DATASET EXTRACT Block Start

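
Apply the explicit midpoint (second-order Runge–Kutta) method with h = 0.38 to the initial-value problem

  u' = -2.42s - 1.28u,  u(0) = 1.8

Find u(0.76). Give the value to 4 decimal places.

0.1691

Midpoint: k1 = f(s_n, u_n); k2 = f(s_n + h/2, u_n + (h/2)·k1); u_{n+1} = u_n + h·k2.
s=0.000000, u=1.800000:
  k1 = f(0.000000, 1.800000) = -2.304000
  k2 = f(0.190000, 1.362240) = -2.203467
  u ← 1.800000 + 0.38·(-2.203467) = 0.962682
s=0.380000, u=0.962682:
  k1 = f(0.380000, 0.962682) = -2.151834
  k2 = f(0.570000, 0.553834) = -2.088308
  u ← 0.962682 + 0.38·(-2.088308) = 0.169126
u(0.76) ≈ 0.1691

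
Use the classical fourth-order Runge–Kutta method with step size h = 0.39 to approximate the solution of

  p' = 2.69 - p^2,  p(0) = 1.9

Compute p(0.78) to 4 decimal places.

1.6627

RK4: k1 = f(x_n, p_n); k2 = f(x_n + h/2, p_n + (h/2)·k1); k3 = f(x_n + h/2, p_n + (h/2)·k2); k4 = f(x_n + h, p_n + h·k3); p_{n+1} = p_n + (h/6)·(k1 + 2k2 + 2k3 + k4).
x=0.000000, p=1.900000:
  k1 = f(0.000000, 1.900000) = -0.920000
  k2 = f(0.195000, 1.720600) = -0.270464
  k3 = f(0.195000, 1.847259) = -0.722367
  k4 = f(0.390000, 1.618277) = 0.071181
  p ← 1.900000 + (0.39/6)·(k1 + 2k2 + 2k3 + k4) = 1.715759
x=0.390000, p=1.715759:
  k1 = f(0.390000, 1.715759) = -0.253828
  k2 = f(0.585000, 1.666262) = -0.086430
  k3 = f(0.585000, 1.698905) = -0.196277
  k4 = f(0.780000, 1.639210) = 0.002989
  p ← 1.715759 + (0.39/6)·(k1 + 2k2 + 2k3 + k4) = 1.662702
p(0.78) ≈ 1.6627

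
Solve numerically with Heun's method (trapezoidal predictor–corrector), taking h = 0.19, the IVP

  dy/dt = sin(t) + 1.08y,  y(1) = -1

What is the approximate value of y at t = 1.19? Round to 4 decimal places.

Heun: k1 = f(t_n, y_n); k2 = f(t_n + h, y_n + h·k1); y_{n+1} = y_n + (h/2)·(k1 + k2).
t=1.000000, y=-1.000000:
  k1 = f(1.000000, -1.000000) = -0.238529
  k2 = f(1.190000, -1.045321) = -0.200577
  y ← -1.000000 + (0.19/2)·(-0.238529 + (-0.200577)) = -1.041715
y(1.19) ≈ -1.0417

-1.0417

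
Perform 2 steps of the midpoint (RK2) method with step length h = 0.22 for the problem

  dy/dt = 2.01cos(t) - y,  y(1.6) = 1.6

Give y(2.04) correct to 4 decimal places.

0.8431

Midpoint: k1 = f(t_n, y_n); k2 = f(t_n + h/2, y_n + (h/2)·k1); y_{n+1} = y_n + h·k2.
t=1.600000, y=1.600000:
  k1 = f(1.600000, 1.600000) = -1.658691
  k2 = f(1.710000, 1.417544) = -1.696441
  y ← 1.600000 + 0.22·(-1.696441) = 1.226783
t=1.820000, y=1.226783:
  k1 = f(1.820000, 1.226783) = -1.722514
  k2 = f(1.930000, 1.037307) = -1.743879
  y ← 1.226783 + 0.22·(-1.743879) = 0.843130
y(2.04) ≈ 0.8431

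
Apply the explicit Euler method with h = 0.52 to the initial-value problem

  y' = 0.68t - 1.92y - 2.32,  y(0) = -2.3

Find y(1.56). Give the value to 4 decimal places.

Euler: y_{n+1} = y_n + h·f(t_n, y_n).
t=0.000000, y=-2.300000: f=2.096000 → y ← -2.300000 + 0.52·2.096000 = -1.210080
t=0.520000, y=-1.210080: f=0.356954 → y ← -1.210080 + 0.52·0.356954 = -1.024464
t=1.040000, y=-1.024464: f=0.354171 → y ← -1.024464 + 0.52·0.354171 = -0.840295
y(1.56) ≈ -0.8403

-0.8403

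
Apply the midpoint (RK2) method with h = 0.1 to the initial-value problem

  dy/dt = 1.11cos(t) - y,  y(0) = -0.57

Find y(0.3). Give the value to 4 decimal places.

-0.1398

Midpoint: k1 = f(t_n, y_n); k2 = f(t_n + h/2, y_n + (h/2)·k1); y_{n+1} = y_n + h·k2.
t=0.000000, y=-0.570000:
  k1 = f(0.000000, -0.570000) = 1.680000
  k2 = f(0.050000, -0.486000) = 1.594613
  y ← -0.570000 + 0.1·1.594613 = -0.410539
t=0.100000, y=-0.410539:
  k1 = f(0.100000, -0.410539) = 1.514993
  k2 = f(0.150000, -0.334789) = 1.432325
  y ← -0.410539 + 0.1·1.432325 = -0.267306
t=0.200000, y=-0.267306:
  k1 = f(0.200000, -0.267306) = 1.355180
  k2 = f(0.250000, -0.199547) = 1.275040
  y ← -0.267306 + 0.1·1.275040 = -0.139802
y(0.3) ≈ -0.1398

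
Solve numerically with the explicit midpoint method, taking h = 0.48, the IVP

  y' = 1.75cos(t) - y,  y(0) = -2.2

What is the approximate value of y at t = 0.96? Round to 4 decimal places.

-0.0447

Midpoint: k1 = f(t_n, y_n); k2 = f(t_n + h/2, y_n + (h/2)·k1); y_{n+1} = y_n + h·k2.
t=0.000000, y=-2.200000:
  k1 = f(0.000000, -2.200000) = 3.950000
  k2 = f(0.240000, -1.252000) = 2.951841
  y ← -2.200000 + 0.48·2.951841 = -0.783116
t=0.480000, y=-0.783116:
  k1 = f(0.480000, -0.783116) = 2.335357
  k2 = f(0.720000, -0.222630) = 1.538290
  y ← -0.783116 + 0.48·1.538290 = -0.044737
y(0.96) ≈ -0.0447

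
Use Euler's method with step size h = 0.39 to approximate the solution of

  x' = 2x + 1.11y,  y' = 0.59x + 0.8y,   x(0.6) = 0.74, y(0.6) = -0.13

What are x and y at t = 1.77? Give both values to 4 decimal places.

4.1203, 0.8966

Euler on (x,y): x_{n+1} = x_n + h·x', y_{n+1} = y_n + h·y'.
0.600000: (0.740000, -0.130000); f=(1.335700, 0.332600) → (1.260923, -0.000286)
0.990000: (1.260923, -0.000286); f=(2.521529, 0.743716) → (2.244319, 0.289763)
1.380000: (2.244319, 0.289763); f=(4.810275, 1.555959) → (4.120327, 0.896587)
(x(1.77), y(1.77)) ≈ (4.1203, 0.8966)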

DATASET EXTRACT Block End

What lines in the data above carry "problem"? Return them all.

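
Apply the explicit midpoint (second-order Runge–Kutta) method with h = 0.38 to the initial-value problem
Perform 2 steps of the midpoint (RK2) method with step length h = 0.22 for the problem
Apply the explicit Euler method with h = 0.52 to the initial-value problem
Apply the midpoint (RK2) method with h = 0.1 to the initial-value problem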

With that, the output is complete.